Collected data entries

**********

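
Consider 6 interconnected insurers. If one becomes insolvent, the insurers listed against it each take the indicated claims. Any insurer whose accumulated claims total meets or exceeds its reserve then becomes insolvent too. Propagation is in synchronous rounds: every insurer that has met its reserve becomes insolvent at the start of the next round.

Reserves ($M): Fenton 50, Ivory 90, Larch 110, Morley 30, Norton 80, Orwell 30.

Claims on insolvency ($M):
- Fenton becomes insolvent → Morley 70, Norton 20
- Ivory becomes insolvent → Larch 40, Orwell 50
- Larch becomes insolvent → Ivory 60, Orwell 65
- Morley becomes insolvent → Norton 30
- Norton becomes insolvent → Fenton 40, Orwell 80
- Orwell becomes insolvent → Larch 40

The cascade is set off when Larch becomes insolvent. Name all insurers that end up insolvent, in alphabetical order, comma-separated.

Larch, Orwell

Round 1 — Larch becomes insolvent (initial).
  Ivory: +60 → 60 < 90
  Orwell: +65 → 65 ≥ 30
Round 2 — Orwell becomes insolvent.
No further insolvencies.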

**********

Exercise details
Copy out the data above, word for word.

Exercise answer
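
Consider 6 interconnected insurers. If one becomes insolvent, the insurers listed against it each take the indicated claims. Any insurer whose accumulated claims total meets or exceeds its reserve then becomes insolvent too. Propagation is in synchronous rounds: every insurer that has met its reserve becomes insolvent at the start of the next round.

Reserves ($M): Fenton 50, Ivory 90, Larch 110, Morley 30, Norton 80, Orwell 30.

Claims on insolvency ($M):
- Fenton becomes insolvent → Morley 70, Norton 20
- Ivory becomes insolvent → Larch 40, Orwell 50
- Larch becomes insolvent → Ivory 60, Orwell 65
- Morley becomes insolvent → Norton 30
- Norton becomes insolvent → Fenton 40, Orwell 80
- Orwell becomes insolvent → Larch 40

The cascade is set off when Larch becomes insolvent. Name all insurers that end up insolvent, in alphabetical order, comma-separated.

Larch, Orwell

Round 1 — Larch becomes insolvent (initial).
  Ivory: +60 → 60 < 90
  Orwell: +65 → 65 ≥ 30
Round 2 — Orwell becomes insolvent.
No further insolvencies.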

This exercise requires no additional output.